* _The task_
The records come next. Copy all of them exactly.

╭─ Data for this exercise

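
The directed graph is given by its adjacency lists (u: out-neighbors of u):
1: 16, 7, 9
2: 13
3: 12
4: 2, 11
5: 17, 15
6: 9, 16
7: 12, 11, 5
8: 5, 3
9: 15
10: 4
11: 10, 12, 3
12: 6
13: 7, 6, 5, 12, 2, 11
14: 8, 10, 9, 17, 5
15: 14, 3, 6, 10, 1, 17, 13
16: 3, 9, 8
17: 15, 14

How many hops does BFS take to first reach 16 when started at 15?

2

Level 0: 15
Level 1: 1, 3, 6, 10, 13, 14, 17
Level 2: 2, 4, 5, 7, 8, 9, 11, 12, 16
16 first appears at level 2.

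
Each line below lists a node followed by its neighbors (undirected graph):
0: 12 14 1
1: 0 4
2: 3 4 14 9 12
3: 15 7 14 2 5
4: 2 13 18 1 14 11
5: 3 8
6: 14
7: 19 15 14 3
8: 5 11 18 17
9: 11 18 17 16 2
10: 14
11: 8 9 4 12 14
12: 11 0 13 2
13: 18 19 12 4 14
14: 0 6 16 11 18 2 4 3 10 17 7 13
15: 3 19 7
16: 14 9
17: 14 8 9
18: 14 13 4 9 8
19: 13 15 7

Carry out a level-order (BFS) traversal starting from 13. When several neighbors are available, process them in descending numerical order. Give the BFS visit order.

13 -> 19 -> 18 -> 14 -> 12 -> 4 -> 15 -> 7 -> 9 -> 8 -> 17 -> 16 -> 11 -> 10 -> 6 -> 3 -> 2 -> 0 -> 1 -> 5

Visit 13; enqueue 19, 18, 14, 12, 4 → queue [19, 18, 14, 12, 4]
Visit 19; enqueue 15, 7 → queue [18, 14, 12, 4, 15, 7]
Visit 18; enqueue 9, 8 → queue [14, 12, 4, 15, 7, 9, 8]
Visit 14; enqueue 17, 16, 11, 10, 6, 3, 2, 0 → queue [12, 4, 15, 7, 9, 8, 17, 16, 11, 10, 6, 3, 2, 0]
Visit 12 → queue [4, 15, 7, 9, 8, 17, 16, 11, 10, 6, 3, 2, 0]
Visit 4; enqueue 1 → queue [15, 7, 9, 8, 17, 16, 11, 10, 6, 3, 2, 0, 1]
Visit 15 → queue [7, 9, 8, 17, 16, 11, 10, 6, 3, 2, 0, 1]
Visit 7 → queue [9, 8, 17, 16, 11, 10, 6, 3, 2, 0, 1]
Visit 9 → queue [8, 17, 16, 11, 10, 6, 3, 2, 0, 1]
Visit 8; enqueue 5 → queue [17, 16, 11, 10, 6, 3, 2, 0, 1, 5]
Visit 17 → queue [16, 11, 10, 6, 3, 2, 0, 1, 5]
Visit 16 → queue [11, 10, 6, 3, 2, 0, 1, 5]
Visit 11 → queue [10, 6, 3, 2, 0, 1, 5]
Visit 10 → queue [6, 3, 2, 0, 1, 5]
Visit 6 → queue [3, 2, 0, 1, 5]
Visit 3 → queue [2, 0, 1, 5]
Visit 2 → queue [0, 1, 5]
Visit 0 → queue [1, 5]
Visit 1 → queue [5]
Visit 5 → queue []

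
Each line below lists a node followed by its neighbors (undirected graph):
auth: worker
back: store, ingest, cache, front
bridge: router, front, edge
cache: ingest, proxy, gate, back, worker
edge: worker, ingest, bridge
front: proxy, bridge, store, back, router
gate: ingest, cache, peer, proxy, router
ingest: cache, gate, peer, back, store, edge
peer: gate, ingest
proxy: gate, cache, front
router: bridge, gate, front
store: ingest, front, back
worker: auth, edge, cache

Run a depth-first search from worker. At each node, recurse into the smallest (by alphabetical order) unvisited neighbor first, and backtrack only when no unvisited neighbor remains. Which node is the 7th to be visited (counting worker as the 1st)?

edge

Visit worker
worker → auth
worker → cache
cache → back
back → front
front → bridge
bridge → edge
edge → ingest
ingest → gate
gate → peer
gate → proxy
gate → router
ingest → store

Visit order: worker, auth, cache, back, front, bridge, edge, ingest, gate, peer, proxy, router, store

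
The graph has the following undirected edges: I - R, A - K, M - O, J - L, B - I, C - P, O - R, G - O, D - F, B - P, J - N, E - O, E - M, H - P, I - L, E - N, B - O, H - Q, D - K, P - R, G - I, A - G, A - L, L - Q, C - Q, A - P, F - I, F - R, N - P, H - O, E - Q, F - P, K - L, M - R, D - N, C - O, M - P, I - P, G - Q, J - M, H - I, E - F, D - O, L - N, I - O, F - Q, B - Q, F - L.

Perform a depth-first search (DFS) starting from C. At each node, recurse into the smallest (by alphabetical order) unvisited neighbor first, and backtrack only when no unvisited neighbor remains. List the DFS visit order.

Visit C
C → O
O → B
B → I
I → F
F → D
D → K
K → A
A → G
G → Q
Q → E
E → M
M → J
J → L
L → N
N → P
P → H
P → R

C → O → B → I → F → D → K → A → G → Q → E → M → J → L → N → P → H → R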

╰─

* _Response to the exercise_
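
The directed graph is given by its adjacency lists (u: out-neighbors of u):
1: 16, 7, 9
2: 13
3: 12
4: 2, 11
5: 17, 15
6: 9, 16
7: 12, 11, 5
8: 5, 3
9: 15
10: 4
11: 10, 12, 3
12: 6
13: 7, 6, 5, 12, 2, 11
14: 8, 10, 9, 17, 5
15: 14, 3, 6, 10, 1, 17, 13
16: 3, 9, 8
17: 15, 14

How many hops does BFS take to first reach 16 when started at 15?

2

Level 0: 15
Level 1: 1, 3, 6, 10, 13, 14, 17
Level 2: 2, 4, 5, 7, 8, 9, 11, 12, 16
16 first appears at level 2.

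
Each line below lists a node followed by its neighbors (undirected graph):
0: 12 14 1
1: 0 4
2: 3 4 14 9 12
3: 15 7 14 2 5
4: 2 13 18 1 14 11
5: 3 8
6: 14
7: 19 15 14 3
8: 5 11 18 17
9: 11 18 17 16 2
10: 14
11: 8 9 4 12 14
12: 11 0 13 2
13: 18 19 12 4 14
14: 0 6 16 11 18 2 4 3 10 17 7 13
15: 3 19 7
16: 14 9
17: 14 8 9
18: 14 13 4 9 8
19: 13 15 7

Carry out a level-order (BFS) traversal starting from 13. When several neighbors are available, process them in descending numerical order. Give the BFS visit order.

13 -> 19 -> 18 -> 14 -> 12 -> 4 -> 15 -> 7 -> 9 -> 8 -> 17 -> 16 -> 11 -> 10 -> 6 -> 3 -> 2 -> 0 -> 1 -> 5

Visit 13; enqueue 19, 18, 14, 12, 4 → queue [19, 18, 14, 12, 4]
Visit 19; enqueue 15, 7 → queue [18, 14, 12, 4, 15, 7]
Visit 18; enqueue 9, 8 → queue [14, 12, 4, 15, 7, 9, 8]
Visit 14; enqueue 17, 16, 11, 10, 6, 3, 2, 0 → queue [12, 4, 15, 7, 9, 8, 17, 16, 11, 10, 6, 3, 2, 0]
Visit 12 → queue [4, 15, 7, 9, 8, 17, 16, 11, 10, 6, 3, 2, 0]
Visit 4; enqueue 1 → queue [15, 7, 9, 8, 17, 16, 11, 10, 6, 3, 2, 0, 1]
Visit 15 → queue [7, 9, 8, 17, 16, 11, 10, 6, 3, 2, 0, 1]
Visit 7 → queue [9, 8, 17, 16, 11, 10, 6, 3, 2, 0, 1]
Visit 9 → queue [8, 17, 16, 11, 10, 6, 3, 2, 0, 1]
Visit 8; enqueue 5 → queue [17, 16, 11, 10, 6, 3, 2, 0, 1, 5]
Visit 17 → queue [16, 11, 10, 6, 3, 2, 0, 1, 5]
Visit 16 → queue [11, 10, 6, 3, 2, 0, 1, 5]
Visit 11 → queue [10, 6, 3, 2, 0, 1, 5]
Visit 10 → queue [6, 3, 2, 0, 1, 5]
Visit 6 → queue [3, 2, 0, 1, 5]
Visit 3 → queue [2, 0, 1, 5]
Visit 2 → queue [0, 1, 5]
Visit 0 → queue [1, 5]
Visit 1 → queue [5]
Visit 5 → queue []

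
Each line below lists a node followed by its neighbors (undirected graph):
auth: worker
back: store, ingest, cache, front
bridge: router, front, edge
cache: ingest, proxy, gate, back, worker
edge: worker, ingest, bridge
front: proxy, bridge, store, back, router
gate: ingest, cache, peer, proxy, router
ingest: cache, gate, peer, back, store, edge
peer: gate, ingest
proxy: gate, cache, front
router: bridge, gate, front
store: ingest, front, back
worker: auth, edge, cache

Run a depth-first search from worker. At each node, recurse into the smallest (by alphabetical order) unvisited neighbor first, and backtrack only when no unvisited neighbor remains. Which node is the 7th to be visited (counting worker as the 1st)?

edge

Visit worker
worker → auth
worker → cache
cache → back
back → front
front → bridge
bridge → edge
edge → ingest
ingest → gate
gate → peer
gate → proxy
gate → router
ingest → store

Visit order: worker, auth, cache, back, front, bridge, edge, ingest, gate, peer, proxy, router, store

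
The graph has the following undirected edges: I - R, A - K, M - O, J - L, B - I, C - P, O - R, G - O, D - F, B - P, J - N, E - O, E - M, H - P, I - L, E - N, B - O, H - Q, D - K, P - R, G - I, A - G, A - L, L - Q, C - Q, A - P, F - I, F - R, N - P, H - O, E - Q, F - P, K - L, M - R, D - N, C - O, M - P, I - P, G - Q, J - M, H - I, E - F, D - O, L - N, I - O, F - Q, B - Q, F - L.

Perform a depth-first search (DFS) starting from C. At each node, recurse into the smallest (by alphabetical order) unvisited neighbor first, and backtrack only when no unvisited neighbor remains. List the DFS visit order.

Visit C
C → O
O → B
B → I
I → F
F → D
D → K
K → A
A → G
G → Q
Q → E
E → M
M → J
J → L
L → N
N → P
P → H
P → R

C → O → B → I → F → D → K → A → G → Q → E → M → J → L → N → P → H → R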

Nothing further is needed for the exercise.